* RECORDS SUPPLIED
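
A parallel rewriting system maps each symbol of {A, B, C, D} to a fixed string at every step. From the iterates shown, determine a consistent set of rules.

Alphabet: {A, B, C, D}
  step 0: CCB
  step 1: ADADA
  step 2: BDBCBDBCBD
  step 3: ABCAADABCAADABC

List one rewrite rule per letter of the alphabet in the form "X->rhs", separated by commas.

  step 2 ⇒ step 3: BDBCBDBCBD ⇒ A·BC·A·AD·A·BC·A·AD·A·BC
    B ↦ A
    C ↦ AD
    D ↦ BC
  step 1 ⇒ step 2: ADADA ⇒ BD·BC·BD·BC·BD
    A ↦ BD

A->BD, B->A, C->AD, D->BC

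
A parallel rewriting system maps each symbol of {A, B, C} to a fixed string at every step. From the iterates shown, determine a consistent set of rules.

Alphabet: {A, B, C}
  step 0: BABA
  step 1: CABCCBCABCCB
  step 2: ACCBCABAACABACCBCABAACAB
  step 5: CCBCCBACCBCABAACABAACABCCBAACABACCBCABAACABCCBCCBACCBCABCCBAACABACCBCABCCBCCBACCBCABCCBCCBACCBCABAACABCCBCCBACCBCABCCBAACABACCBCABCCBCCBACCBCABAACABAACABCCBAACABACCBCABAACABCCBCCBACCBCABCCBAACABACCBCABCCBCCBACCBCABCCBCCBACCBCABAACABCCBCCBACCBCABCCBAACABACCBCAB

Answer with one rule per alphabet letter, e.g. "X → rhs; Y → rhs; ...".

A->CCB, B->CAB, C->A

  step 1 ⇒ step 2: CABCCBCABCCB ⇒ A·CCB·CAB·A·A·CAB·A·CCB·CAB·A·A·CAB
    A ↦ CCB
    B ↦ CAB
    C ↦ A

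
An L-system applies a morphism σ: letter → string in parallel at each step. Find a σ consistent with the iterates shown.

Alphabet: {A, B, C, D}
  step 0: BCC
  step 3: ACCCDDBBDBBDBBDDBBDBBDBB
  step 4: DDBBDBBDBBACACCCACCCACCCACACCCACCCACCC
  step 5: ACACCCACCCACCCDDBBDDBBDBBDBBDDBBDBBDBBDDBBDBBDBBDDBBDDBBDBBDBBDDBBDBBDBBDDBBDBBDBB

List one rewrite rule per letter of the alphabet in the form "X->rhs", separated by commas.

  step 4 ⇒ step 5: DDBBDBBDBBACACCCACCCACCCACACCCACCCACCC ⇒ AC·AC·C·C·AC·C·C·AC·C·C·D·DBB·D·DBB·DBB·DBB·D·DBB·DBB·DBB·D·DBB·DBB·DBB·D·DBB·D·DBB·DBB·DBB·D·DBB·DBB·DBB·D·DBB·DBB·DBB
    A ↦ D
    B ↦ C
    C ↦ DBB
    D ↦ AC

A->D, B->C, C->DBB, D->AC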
...
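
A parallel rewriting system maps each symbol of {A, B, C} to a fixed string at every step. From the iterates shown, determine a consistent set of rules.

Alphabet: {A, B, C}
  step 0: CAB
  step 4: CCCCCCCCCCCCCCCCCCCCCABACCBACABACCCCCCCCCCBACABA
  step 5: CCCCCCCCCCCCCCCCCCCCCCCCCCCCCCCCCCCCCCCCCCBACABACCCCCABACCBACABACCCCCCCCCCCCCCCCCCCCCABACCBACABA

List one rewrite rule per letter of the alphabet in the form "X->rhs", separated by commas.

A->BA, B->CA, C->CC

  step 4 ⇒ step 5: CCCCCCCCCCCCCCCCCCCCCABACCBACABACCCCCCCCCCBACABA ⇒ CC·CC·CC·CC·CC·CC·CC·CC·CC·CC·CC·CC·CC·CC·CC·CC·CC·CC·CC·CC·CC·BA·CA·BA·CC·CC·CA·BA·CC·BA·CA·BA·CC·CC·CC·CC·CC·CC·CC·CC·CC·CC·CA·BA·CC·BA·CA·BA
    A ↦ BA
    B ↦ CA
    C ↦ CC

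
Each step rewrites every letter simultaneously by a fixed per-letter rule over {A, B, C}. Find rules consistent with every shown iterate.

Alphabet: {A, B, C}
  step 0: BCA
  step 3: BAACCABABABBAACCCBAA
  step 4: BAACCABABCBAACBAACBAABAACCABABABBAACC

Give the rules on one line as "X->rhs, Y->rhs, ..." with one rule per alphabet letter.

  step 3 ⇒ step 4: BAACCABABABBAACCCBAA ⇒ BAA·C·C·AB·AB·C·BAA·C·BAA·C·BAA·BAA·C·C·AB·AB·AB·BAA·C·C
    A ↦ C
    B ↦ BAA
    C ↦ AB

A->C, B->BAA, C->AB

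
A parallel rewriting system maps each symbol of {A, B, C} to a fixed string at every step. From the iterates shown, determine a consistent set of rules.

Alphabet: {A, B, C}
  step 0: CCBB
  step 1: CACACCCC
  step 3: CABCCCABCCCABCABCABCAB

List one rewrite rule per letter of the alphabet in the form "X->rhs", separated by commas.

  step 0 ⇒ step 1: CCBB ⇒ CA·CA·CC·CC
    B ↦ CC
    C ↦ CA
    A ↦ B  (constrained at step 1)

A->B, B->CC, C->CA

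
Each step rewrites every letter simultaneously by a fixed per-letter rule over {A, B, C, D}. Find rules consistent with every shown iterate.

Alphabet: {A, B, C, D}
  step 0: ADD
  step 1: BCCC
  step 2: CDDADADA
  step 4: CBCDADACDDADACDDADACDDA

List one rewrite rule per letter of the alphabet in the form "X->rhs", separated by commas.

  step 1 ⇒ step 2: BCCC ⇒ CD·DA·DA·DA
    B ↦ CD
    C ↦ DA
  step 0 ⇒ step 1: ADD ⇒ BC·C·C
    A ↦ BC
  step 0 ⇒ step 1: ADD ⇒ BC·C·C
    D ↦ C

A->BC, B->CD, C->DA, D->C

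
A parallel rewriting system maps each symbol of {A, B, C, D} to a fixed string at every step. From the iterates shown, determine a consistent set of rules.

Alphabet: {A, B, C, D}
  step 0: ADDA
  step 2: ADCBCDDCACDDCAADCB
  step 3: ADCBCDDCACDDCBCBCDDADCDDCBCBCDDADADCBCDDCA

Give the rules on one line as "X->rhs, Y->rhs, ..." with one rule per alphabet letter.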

* WHAT THE TASK ASKS
Return every line from the records above that holds the word "over".

* RESPONSE TO THIS TASK
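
Each step rewrites every letter simultaneously by a fixed per-letter rule over {A, B, C}. Find rules consistent with every shown iterate.
Each step rewrites every letter simultaneously by a fixed per-letter rule over {A, B, C, D}. Find rules consistent with every shown iterate.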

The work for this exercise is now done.